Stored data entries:
**********

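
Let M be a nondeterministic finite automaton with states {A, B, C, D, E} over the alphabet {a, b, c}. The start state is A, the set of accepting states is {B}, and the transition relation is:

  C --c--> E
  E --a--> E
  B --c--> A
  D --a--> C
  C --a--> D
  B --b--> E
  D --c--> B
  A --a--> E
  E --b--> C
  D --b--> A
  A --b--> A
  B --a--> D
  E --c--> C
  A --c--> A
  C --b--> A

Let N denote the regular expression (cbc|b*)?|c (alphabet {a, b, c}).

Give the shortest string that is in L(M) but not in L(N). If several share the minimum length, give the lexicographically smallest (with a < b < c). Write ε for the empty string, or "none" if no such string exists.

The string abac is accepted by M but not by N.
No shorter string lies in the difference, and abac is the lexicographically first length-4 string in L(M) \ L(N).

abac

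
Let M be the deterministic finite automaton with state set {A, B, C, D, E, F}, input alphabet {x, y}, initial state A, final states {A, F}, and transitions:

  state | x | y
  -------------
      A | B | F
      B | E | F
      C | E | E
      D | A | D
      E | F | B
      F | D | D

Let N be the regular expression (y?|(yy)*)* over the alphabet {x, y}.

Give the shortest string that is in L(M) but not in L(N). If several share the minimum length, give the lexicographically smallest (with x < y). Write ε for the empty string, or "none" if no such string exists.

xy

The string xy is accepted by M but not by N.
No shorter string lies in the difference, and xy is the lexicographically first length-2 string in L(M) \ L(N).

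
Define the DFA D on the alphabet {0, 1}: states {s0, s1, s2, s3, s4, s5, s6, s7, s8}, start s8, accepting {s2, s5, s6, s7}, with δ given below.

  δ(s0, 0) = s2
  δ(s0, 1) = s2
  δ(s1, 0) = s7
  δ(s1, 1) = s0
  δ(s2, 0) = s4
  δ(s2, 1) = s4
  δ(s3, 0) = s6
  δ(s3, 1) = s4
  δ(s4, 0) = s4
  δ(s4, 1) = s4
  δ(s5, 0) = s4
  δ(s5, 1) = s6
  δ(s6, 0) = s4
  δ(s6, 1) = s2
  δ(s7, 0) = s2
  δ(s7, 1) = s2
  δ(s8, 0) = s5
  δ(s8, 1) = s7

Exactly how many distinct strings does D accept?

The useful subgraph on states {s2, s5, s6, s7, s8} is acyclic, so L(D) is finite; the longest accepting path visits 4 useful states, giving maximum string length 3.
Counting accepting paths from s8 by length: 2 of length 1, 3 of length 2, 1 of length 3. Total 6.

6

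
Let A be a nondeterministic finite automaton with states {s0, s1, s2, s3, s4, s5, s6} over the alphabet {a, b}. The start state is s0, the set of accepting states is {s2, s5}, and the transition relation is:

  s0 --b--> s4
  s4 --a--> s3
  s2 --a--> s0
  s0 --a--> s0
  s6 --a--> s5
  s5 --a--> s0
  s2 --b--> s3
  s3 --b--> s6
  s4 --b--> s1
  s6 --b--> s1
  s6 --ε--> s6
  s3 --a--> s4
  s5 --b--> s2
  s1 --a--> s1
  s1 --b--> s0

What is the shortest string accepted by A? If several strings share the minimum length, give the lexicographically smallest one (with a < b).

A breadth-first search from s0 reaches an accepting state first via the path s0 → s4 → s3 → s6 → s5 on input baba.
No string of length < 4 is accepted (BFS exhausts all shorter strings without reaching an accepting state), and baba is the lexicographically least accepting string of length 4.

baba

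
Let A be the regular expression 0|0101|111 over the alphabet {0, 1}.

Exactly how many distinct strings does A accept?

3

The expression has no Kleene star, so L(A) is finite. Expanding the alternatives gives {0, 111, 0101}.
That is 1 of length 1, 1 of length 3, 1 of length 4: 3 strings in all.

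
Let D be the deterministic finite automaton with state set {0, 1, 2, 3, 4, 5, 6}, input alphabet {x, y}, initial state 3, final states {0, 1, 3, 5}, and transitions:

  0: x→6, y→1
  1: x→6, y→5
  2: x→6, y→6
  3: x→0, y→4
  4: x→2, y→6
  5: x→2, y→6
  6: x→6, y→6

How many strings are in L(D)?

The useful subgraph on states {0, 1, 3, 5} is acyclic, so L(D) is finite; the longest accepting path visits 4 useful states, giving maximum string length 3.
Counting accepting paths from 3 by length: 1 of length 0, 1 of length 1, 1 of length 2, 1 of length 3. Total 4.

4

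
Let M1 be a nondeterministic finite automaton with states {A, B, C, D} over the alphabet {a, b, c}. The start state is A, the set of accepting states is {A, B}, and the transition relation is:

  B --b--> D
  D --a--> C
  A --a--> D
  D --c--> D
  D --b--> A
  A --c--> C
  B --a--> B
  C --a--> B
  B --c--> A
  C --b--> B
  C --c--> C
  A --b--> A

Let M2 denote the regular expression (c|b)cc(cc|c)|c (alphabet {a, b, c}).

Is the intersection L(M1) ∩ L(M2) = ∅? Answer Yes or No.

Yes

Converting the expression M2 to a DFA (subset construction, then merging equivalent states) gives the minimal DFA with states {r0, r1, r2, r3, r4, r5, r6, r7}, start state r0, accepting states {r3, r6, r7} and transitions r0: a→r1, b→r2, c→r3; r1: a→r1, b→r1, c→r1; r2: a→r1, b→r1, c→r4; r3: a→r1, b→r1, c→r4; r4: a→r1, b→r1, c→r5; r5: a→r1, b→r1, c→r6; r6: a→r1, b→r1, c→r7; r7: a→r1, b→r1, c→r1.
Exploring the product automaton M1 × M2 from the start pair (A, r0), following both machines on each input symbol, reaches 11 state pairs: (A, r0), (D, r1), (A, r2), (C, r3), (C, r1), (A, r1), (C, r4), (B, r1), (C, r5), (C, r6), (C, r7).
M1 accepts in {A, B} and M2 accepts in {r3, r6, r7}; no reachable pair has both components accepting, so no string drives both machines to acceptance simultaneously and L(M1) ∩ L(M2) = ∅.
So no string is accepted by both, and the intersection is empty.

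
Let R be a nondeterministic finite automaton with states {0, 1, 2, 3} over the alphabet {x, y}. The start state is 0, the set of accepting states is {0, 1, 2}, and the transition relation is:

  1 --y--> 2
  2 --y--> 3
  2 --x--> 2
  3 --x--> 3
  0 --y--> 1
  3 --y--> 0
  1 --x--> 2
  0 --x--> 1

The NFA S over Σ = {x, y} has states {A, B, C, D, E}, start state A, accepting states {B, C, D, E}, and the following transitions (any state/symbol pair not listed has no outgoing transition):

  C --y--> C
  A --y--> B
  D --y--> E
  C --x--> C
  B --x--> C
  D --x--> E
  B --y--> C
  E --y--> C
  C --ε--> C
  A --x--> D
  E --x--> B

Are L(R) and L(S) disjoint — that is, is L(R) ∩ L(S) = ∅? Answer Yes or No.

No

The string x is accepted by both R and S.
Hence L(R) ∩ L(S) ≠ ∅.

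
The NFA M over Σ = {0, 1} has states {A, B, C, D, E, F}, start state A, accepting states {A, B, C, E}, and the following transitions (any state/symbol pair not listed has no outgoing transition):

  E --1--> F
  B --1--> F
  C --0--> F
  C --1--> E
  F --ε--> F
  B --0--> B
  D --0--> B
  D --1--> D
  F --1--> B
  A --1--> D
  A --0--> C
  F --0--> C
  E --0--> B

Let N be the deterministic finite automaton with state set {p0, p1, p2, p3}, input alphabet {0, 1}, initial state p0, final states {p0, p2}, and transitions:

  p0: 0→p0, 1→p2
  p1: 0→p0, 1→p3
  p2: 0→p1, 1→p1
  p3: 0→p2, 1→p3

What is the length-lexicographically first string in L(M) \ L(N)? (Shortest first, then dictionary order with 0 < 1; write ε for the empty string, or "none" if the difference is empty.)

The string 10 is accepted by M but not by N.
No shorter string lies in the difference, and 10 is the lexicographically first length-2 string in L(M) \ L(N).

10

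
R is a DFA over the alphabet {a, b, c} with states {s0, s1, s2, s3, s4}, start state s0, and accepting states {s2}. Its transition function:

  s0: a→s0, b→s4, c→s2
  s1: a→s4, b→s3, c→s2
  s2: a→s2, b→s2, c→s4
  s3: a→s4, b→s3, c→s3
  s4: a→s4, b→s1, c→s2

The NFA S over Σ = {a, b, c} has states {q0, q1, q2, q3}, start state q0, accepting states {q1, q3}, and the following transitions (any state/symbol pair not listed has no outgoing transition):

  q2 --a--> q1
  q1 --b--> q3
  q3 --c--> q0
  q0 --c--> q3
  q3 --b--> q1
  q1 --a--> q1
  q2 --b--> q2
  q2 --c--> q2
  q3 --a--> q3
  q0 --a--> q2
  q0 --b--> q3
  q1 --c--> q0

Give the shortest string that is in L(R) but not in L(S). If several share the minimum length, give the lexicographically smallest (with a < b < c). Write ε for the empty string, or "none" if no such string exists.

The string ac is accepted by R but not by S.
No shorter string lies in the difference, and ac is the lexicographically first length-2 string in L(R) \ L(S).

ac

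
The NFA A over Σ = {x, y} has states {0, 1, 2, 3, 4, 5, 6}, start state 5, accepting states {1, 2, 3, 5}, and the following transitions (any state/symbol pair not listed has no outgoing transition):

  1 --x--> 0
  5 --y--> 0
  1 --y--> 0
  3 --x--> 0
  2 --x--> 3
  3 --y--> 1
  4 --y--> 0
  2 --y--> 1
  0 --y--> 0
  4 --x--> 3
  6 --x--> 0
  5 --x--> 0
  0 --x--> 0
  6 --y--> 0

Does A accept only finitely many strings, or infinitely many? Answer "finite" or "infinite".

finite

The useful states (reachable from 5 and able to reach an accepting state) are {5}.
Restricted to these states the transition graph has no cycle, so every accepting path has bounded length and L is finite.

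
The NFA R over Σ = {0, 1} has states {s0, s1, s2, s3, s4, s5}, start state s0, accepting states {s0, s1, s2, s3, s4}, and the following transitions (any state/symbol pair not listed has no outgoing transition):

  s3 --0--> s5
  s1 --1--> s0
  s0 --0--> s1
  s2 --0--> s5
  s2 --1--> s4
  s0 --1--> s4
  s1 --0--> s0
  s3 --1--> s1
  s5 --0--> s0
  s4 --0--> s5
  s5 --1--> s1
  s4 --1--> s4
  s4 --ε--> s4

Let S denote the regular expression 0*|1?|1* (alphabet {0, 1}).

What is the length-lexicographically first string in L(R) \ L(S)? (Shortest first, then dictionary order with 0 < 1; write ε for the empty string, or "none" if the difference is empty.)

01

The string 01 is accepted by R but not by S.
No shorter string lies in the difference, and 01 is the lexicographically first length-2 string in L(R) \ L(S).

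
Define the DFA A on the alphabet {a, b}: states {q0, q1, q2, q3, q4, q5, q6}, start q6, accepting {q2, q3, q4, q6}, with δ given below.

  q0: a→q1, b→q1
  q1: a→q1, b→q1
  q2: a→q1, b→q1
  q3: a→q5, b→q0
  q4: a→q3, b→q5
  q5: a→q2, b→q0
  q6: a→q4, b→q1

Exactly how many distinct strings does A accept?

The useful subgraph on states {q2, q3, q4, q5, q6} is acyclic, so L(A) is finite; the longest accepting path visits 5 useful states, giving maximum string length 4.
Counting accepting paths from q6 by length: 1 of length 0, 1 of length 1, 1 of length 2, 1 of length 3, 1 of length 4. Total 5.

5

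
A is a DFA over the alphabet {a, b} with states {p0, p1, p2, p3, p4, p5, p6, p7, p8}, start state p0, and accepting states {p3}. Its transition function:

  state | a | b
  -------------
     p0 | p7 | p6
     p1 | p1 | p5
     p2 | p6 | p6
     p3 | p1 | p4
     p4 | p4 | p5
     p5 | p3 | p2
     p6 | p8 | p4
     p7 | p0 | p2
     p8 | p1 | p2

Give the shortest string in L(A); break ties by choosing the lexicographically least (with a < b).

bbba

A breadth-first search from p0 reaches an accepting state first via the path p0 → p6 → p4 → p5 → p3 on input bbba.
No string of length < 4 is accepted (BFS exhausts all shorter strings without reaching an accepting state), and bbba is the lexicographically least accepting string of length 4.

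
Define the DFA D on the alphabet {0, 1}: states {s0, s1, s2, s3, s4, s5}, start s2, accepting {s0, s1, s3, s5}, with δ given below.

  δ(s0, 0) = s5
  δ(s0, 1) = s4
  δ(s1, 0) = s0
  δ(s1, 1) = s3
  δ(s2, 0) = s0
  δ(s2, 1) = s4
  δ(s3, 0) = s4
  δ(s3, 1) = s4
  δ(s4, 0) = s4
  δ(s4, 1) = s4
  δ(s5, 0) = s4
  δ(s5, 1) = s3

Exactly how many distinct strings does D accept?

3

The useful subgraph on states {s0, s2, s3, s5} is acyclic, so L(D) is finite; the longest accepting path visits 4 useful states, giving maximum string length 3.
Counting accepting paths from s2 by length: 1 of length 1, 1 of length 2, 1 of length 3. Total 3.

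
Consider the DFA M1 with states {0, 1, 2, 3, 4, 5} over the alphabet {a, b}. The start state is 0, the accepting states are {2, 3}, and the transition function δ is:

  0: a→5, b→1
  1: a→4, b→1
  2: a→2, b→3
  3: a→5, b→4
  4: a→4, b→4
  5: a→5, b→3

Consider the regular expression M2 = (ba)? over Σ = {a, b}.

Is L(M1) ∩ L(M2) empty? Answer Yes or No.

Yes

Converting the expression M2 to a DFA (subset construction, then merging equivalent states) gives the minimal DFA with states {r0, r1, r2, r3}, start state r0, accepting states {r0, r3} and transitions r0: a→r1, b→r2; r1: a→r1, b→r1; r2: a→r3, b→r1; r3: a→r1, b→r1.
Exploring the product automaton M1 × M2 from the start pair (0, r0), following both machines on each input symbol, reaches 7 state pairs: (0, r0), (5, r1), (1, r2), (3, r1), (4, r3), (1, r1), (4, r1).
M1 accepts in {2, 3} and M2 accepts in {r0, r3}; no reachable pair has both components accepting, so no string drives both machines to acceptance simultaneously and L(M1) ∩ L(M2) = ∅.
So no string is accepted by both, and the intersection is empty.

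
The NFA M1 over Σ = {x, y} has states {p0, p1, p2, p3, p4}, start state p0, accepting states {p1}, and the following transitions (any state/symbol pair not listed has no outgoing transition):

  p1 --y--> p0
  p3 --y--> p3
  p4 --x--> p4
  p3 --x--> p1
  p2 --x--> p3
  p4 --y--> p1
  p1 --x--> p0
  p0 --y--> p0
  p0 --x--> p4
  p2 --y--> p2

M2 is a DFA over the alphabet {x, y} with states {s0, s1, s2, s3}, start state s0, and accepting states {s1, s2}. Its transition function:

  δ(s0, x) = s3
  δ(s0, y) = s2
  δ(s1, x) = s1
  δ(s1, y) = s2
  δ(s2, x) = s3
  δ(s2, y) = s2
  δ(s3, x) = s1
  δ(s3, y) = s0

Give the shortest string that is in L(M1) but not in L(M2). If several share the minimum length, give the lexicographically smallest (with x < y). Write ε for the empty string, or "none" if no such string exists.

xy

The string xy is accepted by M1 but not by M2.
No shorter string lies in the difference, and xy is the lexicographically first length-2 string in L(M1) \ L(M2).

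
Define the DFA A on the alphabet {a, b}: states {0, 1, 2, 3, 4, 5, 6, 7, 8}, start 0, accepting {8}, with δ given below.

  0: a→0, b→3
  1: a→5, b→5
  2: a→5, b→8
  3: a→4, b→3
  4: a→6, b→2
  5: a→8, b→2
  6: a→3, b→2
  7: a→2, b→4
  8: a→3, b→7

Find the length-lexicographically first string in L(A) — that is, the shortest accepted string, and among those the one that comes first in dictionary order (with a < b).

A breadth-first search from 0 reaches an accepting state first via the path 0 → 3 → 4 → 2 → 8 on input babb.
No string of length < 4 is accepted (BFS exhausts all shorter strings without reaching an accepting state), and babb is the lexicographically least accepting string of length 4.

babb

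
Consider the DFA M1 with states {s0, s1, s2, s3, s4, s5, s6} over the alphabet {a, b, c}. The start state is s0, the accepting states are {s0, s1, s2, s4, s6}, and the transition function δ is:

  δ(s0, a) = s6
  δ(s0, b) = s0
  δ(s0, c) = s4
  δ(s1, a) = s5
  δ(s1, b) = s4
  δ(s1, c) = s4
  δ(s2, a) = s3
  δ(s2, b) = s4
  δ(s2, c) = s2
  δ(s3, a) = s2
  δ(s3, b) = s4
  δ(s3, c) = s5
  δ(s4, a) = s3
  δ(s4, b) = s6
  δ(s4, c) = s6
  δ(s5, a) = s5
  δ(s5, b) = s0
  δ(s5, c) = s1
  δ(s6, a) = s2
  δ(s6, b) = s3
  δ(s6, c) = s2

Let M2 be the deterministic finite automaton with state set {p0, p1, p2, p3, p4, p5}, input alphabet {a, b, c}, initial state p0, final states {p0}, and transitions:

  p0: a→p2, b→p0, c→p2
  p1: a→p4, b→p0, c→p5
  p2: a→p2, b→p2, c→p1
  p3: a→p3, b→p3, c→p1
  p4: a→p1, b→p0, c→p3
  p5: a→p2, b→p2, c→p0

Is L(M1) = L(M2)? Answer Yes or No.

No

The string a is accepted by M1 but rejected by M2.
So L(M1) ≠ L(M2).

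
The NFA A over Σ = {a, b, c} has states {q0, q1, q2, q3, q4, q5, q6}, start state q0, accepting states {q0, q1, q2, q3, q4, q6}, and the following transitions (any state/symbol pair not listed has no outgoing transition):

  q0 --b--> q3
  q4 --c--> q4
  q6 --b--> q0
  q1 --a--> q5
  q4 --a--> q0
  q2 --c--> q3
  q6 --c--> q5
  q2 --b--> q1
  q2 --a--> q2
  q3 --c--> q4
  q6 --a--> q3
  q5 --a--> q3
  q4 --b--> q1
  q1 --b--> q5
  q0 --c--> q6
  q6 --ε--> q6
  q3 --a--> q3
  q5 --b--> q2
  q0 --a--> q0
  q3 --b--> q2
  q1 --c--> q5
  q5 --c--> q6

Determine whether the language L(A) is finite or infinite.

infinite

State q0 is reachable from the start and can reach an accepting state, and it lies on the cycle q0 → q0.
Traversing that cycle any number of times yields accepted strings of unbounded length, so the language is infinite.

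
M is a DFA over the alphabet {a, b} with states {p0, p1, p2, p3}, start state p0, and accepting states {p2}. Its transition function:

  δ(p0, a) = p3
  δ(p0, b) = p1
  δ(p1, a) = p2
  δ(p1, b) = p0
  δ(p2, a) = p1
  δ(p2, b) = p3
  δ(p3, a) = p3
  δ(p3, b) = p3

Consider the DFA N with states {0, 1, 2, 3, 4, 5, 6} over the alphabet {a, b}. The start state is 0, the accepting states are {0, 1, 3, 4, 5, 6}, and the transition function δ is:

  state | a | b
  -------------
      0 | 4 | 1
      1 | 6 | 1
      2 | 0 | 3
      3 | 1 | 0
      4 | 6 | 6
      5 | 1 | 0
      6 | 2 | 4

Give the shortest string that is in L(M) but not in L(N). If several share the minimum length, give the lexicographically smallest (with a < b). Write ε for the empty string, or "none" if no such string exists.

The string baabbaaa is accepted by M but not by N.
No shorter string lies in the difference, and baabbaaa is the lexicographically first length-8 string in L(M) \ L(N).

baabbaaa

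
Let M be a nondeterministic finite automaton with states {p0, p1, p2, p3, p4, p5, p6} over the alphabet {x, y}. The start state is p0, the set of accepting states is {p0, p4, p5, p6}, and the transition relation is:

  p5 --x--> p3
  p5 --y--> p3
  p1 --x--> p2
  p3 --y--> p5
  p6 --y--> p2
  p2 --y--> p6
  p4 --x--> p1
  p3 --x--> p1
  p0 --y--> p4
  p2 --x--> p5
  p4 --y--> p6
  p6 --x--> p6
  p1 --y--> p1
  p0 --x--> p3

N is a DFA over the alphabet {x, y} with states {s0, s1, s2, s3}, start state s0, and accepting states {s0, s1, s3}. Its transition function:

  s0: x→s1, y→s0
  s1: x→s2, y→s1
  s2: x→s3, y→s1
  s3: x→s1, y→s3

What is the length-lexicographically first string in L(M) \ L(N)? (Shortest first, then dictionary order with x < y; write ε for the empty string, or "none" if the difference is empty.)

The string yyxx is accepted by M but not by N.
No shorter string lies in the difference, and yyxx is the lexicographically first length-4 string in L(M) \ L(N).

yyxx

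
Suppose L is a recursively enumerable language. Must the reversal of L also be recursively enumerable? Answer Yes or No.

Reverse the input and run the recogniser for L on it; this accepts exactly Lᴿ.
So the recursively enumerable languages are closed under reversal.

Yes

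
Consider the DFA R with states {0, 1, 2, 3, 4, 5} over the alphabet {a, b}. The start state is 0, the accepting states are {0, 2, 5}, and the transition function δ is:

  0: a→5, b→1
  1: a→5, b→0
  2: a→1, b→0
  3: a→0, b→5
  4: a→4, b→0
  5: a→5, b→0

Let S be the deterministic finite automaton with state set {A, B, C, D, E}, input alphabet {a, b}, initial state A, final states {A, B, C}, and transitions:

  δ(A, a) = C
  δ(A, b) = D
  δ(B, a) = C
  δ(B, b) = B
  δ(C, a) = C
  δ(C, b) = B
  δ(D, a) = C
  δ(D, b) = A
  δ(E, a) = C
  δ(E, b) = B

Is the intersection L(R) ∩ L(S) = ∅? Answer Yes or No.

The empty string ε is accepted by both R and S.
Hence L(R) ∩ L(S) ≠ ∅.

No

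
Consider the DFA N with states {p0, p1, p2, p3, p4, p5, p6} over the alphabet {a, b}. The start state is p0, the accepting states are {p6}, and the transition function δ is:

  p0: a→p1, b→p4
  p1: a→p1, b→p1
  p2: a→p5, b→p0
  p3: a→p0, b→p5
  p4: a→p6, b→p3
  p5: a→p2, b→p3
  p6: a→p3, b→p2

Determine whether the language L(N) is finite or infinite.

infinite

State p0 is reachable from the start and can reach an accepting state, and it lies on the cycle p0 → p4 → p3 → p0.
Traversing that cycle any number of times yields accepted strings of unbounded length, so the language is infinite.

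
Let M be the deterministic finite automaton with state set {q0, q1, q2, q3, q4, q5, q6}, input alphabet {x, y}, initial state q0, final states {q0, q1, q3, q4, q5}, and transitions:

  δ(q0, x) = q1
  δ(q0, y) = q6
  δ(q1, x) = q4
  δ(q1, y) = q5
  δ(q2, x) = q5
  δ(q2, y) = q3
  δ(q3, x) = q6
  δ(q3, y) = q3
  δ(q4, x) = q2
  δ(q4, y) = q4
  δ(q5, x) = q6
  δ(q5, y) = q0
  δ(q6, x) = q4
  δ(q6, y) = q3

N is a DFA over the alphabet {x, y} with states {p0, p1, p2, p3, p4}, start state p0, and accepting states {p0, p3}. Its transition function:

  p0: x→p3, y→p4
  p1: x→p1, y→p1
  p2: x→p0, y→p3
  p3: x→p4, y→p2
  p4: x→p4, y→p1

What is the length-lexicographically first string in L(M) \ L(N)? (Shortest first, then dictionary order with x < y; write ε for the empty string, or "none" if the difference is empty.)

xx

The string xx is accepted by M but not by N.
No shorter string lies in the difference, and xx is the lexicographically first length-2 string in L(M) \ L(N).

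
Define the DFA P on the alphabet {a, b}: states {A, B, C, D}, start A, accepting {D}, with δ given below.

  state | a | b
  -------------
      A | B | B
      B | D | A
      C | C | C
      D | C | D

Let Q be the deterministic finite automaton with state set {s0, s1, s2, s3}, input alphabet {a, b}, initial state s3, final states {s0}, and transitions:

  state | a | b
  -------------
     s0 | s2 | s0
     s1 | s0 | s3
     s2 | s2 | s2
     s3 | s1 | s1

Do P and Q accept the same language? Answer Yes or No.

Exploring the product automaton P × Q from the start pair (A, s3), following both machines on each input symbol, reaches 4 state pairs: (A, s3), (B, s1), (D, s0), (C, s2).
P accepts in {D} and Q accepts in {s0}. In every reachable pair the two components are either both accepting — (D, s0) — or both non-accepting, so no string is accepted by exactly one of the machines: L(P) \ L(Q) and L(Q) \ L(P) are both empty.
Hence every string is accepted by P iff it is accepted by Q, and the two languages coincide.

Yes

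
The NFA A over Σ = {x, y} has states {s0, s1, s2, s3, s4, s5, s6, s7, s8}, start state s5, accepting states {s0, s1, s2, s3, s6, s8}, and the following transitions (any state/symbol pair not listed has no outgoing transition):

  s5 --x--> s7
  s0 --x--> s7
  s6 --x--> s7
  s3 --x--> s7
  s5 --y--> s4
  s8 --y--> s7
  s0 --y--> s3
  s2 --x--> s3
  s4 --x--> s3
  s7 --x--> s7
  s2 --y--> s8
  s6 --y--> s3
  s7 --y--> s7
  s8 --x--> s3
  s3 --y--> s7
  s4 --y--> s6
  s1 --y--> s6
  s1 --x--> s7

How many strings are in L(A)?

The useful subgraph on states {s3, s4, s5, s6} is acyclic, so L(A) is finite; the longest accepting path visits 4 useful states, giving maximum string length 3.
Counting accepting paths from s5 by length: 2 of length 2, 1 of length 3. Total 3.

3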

**********

> _WHAT IS REQUIRED_: Beginning with the first line of the entries, repeat each line exactly until you have reproduced the one containing "Let N denote", and add nothing further.

> _FINISHED TASK_:
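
Let M be a nondeterministic finite automaton with states {A, B, C, D, E} over the alphabet {a, b, c}. The start state is A, the set of accepting states is {B}, and the transition relation is:

  C --c--> E
  E --a--> E
  B --c--> A
  D --a--> C
  C --a--> D
  B --b--> E
  D --c--> B
  A --a--> E
  E --b--> C
  D --b--> A
  A --b--> A
  B --a--> D
  E --c--> C
  A --c--> A
  C --b--> A

Let N denote the regular expression (cbc|b*)?|c (alphabet {a, b, c}).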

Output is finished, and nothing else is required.